### Data for the task
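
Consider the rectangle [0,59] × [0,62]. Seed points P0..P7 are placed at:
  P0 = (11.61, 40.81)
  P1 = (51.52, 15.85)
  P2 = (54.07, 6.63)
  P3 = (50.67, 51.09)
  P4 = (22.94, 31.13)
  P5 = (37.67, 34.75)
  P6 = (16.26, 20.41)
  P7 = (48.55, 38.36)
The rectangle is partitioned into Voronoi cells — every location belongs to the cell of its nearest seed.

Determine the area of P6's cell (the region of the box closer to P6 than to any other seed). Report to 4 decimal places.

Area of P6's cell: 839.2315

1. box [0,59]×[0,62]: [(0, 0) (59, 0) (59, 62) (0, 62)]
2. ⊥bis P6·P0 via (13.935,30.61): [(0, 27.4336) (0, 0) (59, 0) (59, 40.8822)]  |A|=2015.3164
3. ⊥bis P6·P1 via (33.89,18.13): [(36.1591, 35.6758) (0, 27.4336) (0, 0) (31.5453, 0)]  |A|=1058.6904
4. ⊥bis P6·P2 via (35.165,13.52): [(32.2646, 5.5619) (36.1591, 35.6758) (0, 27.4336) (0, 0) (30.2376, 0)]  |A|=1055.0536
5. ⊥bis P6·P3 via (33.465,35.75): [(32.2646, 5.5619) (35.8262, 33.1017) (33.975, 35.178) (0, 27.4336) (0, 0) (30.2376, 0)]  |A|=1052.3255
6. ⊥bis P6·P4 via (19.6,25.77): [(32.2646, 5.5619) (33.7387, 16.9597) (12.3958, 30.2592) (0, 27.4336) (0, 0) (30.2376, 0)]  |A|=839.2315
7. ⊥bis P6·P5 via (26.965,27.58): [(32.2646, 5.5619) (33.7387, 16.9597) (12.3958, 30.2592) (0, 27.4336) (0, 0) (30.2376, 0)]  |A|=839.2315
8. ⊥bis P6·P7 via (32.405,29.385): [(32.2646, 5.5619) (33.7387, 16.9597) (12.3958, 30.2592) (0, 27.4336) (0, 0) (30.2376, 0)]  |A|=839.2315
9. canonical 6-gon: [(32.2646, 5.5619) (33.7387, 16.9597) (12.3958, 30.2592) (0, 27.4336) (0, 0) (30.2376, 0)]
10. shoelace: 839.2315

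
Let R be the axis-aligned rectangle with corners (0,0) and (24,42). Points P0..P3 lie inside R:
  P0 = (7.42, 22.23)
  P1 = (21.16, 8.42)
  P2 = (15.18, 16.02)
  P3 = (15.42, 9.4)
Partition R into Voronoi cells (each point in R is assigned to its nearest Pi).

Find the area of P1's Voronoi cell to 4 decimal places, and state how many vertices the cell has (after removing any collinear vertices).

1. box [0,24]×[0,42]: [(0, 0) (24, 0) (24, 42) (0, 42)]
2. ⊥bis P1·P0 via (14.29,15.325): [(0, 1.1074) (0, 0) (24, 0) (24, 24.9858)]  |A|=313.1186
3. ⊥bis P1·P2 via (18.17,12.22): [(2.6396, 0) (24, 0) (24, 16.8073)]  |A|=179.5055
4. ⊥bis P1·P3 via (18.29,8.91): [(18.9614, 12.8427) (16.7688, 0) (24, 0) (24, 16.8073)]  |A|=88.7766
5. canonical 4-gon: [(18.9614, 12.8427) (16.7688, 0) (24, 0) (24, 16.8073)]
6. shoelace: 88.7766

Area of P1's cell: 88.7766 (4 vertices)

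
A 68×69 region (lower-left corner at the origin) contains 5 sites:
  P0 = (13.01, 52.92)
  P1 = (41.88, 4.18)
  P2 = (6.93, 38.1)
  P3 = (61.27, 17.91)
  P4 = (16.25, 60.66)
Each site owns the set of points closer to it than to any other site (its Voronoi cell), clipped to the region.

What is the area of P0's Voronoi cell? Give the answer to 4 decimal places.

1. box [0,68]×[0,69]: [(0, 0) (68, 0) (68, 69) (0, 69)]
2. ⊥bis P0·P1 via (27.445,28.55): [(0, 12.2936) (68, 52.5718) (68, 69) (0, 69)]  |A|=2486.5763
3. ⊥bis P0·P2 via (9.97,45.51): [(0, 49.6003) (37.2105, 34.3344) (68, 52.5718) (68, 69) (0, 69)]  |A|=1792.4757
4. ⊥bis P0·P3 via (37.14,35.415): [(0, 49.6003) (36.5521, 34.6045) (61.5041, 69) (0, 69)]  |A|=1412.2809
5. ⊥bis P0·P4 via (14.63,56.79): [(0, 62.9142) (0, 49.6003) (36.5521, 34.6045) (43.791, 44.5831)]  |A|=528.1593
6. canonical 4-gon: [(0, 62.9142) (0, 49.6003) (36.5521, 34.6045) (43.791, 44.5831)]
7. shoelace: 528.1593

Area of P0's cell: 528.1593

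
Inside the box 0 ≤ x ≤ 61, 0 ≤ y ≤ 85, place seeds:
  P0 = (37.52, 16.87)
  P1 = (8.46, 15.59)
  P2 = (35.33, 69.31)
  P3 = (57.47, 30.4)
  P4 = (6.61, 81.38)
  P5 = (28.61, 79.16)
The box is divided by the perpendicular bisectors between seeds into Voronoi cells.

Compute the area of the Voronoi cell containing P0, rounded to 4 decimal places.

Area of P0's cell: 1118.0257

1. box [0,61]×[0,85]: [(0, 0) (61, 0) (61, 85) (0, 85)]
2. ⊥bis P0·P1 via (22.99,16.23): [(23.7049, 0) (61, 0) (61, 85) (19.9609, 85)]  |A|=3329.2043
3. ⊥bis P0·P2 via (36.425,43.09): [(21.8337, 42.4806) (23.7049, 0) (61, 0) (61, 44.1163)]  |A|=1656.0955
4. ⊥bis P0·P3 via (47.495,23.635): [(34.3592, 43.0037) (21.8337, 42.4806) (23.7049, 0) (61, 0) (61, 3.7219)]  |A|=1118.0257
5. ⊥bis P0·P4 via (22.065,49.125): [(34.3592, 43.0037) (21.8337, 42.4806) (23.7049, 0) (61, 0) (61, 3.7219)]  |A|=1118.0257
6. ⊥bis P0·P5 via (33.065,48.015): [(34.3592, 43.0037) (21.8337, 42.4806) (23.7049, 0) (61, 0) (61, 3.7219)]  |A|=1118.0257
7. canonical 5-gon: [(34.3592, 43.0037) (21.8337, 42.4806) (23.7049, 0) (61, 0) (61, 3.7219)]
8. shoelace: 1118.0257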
######
### Data for the task
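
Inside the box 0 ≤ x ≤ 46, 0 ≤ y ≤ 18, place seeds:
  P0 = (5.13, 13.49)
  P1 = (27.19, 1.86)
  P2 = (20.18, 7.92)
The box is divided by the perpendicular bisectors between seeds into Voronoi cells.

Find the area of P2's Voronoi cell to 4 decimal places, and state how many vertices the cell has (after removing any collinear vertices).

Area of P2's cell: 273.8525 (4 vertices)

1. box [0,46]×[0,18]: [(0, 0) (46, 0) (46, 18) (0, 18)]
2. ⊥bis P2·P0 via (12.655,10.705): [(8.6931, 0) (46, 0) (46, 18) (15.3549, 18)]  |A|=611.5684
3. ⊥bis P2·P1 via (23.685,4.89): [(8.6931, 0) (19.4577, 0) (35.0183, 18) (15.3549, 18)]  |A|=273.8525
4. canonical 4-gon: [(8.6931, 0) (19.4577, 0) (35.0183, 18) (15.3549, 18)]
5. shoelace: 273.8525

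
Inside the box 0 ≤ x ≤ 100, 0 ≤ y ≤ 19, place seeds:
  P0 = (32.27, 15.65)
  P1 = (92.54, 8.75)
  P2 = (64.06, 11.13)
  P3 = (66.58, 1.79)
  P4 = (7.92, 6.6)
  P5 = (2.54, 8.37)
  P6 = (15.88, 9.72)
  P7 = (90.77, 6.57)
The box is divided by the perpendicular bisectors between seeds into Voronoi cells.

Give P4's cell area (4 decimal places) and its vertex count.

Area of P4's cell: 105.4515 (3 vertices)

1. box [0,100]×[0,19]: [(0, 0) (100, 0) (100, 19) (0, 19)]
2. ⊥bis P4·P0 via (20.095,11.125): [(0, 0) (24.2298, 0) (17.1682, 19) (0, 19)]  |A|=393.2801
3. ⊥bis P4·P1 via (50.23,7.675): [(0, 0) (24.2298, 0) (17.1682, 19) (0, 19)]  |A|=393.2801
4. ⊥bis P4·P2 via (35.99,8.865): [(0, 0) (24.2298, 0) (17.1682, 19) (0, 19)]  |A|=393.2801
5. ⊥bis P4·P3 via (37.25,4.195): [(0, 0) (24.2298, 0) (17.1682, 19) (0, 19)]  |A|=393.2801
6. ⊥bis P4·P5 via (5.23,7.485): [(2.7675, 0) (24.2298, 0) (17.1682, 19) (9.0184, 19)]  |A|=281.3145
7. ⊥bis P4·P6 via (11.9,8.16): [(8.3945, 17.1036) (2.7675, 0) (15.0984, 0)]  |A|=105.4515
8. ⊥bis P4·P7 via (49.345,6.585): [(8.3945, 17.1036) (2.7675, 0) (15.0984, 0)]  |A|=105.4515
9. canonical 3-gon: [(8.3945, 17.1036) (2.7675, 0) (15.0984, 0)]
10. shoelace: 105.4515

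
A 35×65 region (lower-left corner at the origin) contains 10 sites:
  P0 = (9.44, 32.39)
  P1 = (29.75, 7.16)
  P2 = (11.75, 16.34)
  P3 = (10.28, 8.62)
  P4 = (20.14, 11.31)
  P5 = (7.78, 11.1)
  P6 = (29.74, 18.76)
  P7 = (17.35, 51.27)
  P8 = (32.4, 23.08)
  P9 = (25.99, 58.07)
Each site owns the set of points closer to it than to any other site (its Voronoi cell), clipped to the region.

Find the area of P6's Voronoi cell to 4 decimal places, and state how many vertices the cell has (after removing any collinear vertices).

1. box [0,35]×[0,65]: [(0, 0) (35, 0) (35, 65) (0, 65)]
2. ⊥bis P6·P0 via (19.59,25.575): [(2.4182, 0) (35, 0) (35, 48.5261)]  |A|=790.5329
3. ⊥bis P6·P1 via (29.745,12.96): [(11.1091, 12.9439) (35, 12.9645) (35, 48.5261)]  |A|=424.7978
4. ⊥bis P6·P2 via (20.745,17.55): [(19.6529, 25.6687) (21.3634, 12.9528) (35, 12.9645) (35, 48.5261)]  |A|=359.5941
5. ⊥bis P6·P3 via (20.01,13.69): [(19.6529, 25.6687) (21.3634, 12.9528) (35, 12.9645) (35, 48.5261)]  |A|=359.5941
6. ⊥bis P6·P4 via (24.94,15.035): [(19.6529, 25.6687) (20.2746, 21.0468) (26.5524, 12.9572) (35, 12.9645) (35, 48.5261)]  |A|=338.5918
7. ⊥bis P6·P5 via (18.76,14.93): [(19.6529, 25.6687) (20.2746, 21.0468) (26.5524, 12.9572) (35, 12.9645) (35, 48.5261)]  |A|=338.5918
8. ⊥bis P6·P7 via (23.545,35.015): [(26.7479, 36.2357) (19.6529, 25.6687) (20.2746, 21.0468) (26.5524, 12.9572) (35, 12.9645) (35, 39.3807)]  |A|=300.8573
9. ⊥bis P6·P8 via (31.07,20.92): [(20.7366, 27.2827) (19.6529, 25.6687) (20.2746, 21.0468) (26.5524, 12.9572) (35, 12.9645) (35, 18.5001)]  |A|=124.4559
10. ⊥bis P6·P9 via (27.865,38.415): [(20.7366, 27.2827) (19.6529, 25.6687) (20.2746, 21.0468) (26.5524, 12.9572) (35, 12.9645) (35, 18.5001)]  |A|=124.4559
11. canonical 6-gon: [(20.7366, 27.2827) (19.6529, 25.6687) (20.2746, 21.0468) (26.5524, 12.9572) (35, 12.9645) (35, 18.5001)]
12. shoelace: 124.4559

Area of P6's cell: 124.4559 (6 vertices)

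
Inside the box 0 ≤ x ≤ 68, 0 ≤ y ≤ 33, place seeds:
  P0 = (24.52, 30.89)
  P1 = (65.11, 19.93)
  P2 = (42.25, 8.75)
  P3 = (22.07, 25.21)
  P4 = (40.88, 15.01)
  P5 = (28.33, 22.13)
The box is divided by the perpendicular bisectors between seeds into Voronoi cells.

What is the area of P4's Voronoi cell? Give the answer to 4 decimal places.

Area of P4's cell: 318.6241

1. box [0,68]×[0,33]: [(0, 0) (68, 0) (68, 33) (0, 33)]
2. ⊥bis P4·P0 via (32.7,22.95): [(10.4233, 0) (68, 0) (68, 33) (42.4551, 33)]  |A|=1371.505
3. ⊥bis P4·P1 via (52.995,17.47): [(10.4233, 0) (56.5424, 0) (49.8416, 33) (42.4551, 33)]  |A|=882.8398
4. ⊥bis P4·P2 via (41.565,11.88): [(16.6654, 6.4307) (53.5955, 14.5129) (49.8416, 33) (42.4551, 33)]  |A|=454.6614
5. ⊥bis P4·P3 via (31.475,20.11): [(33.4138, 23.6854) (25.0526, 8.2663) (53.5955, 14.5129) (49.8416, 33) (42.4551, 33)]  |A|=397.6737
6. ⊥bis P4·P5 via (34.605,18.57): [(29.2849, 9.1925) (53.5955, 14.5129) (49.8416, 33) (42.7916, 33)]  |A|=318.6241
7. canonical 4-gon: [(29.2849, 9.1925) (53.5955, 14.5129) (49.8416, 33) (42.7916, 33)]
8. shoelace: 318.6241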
######
### Data for the task
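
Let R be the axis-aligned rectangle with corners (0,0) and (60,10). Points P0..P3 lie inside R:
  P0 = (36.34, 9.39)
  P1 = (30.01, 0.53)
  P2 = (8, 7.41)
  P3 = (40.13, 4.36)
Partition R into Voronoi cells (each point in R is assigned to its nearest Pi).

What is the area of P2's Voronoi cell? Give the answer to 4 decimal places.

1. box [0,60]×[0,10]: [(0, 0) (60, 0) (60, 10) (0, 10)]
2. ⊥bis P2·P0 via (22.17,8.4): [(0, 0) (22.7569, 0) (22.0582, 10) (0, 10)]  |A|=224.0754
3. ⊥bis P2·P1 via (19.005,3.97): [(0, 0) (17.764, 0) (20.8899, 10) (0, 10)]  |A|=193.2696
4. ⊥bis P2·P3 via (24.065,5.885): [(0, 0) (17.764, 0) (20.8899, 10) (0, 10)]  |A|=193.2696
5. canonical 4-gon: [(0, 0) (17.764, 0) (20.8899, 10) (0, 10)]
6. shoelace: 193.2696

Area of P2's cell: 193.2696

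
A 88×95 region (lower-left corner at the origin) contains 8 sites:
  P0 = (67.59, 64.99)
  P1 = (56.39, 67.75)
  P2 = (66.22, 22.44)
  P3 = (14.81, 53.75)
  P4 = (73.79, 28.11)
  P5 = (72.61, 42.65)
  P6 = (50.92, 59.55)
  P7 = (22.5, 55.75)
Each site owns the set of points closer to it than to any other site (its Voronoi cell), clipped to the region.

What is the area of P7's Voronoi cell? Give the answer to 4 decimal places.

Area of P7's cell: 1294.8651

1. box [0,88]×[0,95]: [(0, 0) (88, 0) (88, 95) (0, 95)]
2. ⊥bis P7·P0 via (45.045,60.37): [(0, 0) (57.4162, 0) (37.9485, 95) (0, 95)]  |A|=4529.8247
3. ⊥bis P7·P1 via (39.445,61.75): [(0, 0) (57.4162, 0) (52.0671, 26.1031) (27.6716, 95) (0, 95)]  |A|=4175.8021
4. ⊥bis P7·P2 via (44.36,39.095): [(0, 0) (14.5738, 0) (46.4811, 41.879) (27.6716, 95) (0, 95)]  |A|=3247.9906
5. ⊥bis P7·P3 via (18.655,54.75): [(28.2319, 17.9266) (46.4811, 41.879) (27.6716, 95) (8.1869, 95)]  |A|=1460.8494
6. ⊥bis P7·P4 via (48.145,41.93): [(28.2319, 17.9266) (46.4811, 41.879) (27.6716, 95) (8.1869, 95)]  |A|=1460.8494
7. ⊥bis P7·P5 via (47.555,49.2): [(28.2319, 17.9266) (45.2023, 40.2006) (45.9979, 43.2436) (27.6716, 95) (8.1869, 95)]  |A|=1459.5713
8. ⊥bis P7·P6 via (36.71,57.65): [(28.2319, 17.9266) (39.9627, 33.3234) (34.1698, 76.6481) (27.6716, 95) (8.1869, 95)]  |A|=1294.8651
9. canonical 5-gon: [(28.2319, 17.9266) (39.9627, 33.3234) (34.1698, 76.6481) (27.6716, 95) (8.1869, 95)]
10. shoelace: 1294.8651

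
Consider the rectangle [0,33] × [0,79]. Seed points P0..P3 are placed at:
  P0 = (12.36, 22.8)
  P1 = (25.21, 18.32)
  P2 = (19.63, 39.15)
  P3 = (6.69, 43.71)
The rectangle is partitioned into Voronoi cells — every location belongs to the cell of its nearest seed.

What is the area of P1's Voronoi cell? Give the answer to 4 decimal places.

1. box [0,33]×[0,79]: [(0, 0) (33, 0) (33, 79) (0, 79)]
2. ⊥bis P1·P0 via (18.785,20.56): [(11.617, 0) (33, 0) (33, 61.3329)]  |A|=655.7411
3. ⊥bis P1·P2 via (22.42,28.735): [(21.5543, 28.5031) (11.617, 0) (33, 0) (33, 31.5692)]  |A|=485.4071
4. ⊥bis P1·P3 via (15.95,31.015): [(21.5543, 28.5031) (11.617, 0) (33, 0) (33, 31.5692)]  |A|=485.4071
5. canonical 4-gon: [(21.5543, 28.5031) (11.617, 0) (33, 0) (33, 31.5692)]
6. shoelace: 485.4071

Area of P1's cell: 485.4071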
######
→ Assigned task
Scan the listing above, and wherever a line holds the word "corners", copy it.

→ Completed exercise
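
Let R be the axis-aligned rectangle with corners (0,0) and (24,42). Points P0..P3 lie inside R:
Let R be the axis-aligned rectangle with corners (0,0) and (60,10). Points P0..P3 lie inside R: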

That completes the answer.